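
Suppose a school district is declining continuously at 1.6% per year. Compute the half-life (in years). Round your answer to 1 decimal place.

half-life ≈ 43.3 years

half-life = ln(2) / |r| = 0.69315 / 0.016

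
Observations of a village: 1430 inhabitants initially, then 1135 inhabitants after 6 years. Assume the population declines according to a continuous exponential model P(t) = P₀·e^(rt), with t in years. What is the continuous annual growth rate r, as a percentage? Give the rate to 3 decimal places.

r ≈ -3.851% per year

1135 = 1430 · e^(r·6)
e^(6r) = 1135/1430 = 0.79371
r = ln(0.79371) / 6 = -0.23104 / 6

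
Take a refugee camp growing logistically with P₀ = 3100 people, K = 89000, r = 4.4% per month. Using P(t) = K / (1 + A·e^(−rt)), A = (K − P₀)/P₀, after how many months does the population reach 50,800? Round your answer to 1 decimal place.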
□ □ □
→ Directions
Print every line you see above, exactly as written.

→ Solution
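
Suppose a school district is declining continuously at 1.6% per year. Compute the half-life (in years). Round your answer to 1 decimal place.

half-life ≈ 43.3 years

half-life = ln(2) / |r| = 0.69315 / 0.016

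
Observations of a village: 1430 inhabitants initially, then 1135 inhabitants after 6 years. Assume the population declines according to a continuous exponential model P(t) = P₀·e^(rt), with t in years. What is the continuous annual growth rate r, as a percentage? Give the rate to 3 decimal places.

r ≈ -3.851% per year

1135 = 1430 · e^(r·6)
e^(6r) = 1135/1430 = 0.79371
r = ln(0.79371) / 6 = -0.23104 / 6

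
Take a refugee camp growing logistically with P₀ = 3100 people, K = 89000, r = 4.4% per month. Using P(t) = K / (1 + A·e^(−rt)), A = (K − P₀)/P₀, after how many months does the population reach 50,800? Round your answer to 1 decimal place.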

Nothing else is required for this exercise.